:: Assignment ::
Could you set down the lines below, from the one containing "C.depth = len(S.depth) + 21" through the final line, exactly as written?

*****

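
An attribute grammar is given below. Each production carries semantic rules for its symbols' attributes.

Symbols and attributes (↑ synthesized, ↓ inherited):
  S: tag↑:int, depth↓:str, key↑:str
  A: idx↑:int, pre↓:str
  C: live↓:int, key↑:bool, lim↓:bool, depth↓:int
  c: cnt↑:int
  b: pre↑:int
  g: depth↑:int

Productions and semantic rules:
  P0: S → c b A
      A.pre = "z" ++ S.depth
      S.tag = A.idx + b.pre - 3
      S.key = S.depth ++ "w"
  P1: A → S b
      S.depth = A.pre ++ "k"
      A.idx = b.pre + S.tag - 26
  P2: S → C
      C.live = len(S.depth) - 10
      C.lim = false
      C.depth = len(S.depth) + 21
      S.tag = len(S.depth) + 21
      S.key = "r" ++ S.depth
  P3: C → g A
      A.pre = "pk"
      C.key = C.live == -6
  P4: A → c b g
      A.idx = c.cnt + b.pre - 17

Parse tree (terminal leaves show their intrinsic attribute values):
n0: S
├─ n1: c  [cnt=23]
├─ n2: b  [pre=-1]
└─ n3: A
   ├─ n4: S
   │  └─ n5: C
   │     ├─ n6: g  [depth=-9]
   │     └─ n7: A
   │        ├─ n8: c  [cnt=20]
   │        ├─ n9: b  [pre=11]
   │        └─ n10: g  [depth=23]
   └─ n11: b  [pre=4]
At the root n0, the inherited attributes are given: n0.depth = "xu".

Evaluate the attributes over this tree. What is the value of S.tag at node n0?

1. n0.depth = "xu"  [given at root]
2. n1.cnt = 23  [terminal]
3. n2.pre = -1  [terminal]
4. n3.pre = "zxu"  ["z" ++ S.depth]
5. n4.depth = "zxuk"  [A.pre ++ "k"]
6. n5.live = -6  [len(S.depth) - 10]
7. n5.lim = false  [false]
8. n5.depth = 25  [len(S.depth) + 21]
9. n6.depth = -9  [terminal]
10. n7.pre = "pk"  ["pk"]
11. n8.cnt = 20  [terminal]
12. n9.pre = 11  [terminal]
13. n10.depth = 23  [terminal]
14. n7.idx = 14  [c.cnt + b.pre - 17]
15. n5.key = true  [C.live == -6]
16. n4.tag = 25  [len(S.depth) + 21]
17. n4.key = "rzxuk"  ["r" ++ S.depth]
18. n11.pre = 4  [terminal]
19. n3.idx = 3  [b.pre + S.tag - 26]
20. n0.tag = -1  [A.idx + b.pre - 3]
21. n0.key = "xuw"  [S.depth ++ "w"]

-1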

*****

:: Task solution ::
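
      C.depth = len(S.depth) + 21
      S.tag = len(S.depth) + 21
      S.key = "r" ++ S.depth
  P3: C → g A
      A.pre = "pk"
      C.key = C.live == -6
  P4: A → c b g
      A.idx = c.cnt + b.pre - 17

Parse tree (terminal leaves show their intrinsic attribute values):
n0: S
├─ n1: c  [cnt=23]
├─ n2: b  [pre=-1]
└─ n3: A
   ├─ n4: S
   │  └─ n5: C
   │     ├─ n6: g  [depth=-9]
   │     └─ n7: A
   │        ├─ n8: c  [cnt=20]
   │        ├─ n9: b  [pre=11]
   │        └─ n10: g  [depth=23]
   └─ n11: b  [pre=4]
At the root n0, the inherited attributes are given: n0.depth = "xu".

Evaluate the attributes over this tree. What is the value of S.tag at node n0?

1. n0.depth = "xu"  [given at root]
2. n1.cnt = 23  [terminal]
3. n2.pre = -1  [terminal]
4. n3.pre = "zxu"  ["z" ++ S.depth]
5. n4.depth = "zxuk"  [A.pre ++ "k"]
6. n5.live = -6  [len(S.depth) - 10]
7. n5.lim = false  [false]
8. n5.depth = 25  [len(S.depth) + 21]
9. n6.depth = -9  [terminal]
10. n7.pre = "pk"  ["pk"]
11. n8.cnt = 20  [terminal]
12. n9.pre = 11  [terminal]
13. n10.depth = 23  [terminal]
14. n7.idx = 14  [c.cnt + b.pre - 17]
15. n5.key = true  [C.live == -6]
16. n4.tag = 25  [len(S.depth) + 21]
17. n4.key = "rzxuk"  ["r" ++ S.depth]
18. n11.pre = 4  [terminal]
19. n3.idx = 3  [b.pre + S.tag - 26]
20. n0.tag = -1  [A.idx + b.pre - 3]
21. n0.key = "xuw"  [S.depth ++ "w"]

-1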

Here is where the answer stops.